▸ Action item
All of the entries below should be copied exactly as they appear.

───── Source data

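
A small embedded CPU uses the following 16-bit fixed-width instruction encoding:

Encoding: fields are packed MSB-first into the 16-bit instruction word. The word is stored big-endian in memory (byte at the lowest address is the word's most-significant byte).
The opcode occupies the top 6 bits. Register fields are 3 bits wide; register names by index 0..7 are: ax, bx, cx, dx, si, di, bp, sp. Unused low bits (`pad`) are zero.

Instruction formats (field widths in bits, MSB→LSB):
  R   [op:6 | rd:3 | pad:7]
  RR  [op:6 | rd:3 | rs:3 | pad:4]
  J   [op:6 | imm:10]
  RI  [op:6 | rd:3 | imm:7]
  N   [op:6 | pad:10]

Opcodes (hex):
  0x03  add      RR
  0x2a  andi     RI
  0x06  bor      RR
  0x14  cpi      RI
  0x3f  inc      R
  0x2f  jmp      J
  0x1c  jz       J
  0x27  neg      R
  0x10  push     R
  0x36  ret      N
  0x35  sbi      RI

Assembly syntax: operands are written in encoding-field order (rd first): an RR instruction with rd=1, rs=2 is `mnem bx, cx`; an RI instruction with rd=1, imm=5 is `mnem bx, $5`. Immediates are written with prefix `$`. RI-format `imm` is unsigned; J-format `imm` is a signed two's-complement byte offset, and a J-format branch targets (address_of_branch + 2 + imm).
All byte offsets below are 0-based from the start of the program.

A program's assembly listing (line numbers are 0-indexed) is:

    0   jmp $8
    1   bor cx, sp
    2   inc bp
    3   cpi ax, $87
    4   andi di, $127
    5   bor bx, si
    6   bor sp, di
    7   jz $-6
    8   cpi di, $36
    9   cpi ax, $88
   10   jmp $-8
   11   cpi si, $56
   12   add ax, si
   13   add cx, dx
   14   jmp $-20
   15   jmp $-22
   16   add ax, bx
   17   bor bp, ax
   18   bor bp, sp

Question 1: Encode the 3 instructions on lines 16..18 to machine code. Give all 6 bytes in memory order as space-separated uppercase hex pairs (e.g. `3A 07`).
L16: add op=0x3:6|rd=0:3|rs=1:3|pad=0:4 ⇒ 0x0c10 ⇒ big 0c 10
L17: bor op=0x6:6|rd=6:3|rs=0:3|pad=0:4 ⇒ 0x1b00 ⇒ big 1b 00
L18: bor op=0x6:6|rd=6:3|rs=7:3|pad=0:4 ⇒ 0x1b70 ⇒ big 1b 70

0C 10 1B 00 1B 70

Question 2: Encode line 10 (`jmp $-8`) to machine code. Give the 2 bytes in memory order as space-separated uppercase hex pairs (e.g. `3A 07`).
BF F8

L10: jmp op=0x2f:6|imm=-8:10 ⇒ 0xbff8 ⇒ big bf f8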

──────────

▸ Expected answer
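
A small embedded CPU uses the following 16-bit fixed-width instruction encoding:

Encoding: fields are packed MSB-first into the 16-bit instruction word. The word is stored big-endian in memory (byte at the lowest address is the word's most-significant byte).
The opcode occupies the top 6 bits. Register fields are 3 bits wide; register names by index 0..7 are: ax, bx, cx, dx, si, di, bp, sp. Unused low bits (`pad`) are zero.

Instruction formats (field widths in bits, MSB→LSB):
  R   [op:6 | rd:3 | pad:7]
  RR  [op:6 | rd:3 | rs:3 | pad:4]
  J   [op:6 | imm:10]
  RI  [op:6 | rd:3 | imm:7]
  N   [op:6 | pad:10]

Opcodes (hex):
  0x03  add      RR
  0x2a  andi     RI
  0x06  bor      RR
  0x14  cpi      RI
  0x3f  inc      R
  0x2f  jmp      J
  0x1c  jz       J
  0x27  neg      R
  0x10  push     R
  0x36  ret      N
  0x35  sbi      RI

Assembly syntax: operands are written in encoding-field order (rd first): an RR instruction with rd=1, rs=2 is `mnem bx, cx`; an RI instruction with rd=1, imm=5 is `mnem bx, $5`. Immediates are written with prefix `$`. RI-format `imm` is unsigned; J-format `imm` is a signed two's-complement byte offset, and a J-format branch targets (address_of_branch + 2 + imm).
All byte offsets below are 0-based from the start of the program.

A program's assembly listing (line numbers are 0-indexed) is:

    0   jmp $8
    1   bor cx, sp
    2   inc bp
    3   cpi ax, $87
    4   andi di, $127
    5   bor bx, si
    6   bor sp, di
    7   jz $-6
    8   cpi di, $36
    9   cpi ax, $88
   10   jmp $-8
   11   cpi si, $56
   12   add ax, si
   13   add cx, dx
   14   jmp $-20
   15   jmp $-22
   16   add ax, bx
   17   bor bp, ax
   18   bor bp, sp

Question 1: Encode the 3 instructions on lines 16..18 to machine code. Give all 6 bytes in memory order as space-separated uppercase hex pairs (e.g. `3A 07`).
L16: add op=0x3:6|rd=0:3|rs=1:3|pad=0:4 ⇒ 0x0c10 ⇒ big 0c 10
L17: bor op=0x6:6|rd=6:3|rs=0:3|pad=0:4 ⇒ 0x1b00 ⇒ big 1b 00
L18: bor op=0x6:6|rd=6:3|rs=7:3|pad=0:4 ⇒ 0x1b70 ⇒ big 1b 70

0C 10 1B 00 1B 70

Question 2: Encode line 10 (`jmp $-8`) to machine code. Give the 2 bytes in memory order as space-separated uppercase hex pairs (e.g. `3A 07`).
BF F8

L10: jmp op=0x2f:6|imm=-8:10 ⇒ 0xbff8 ⇒ big bf f8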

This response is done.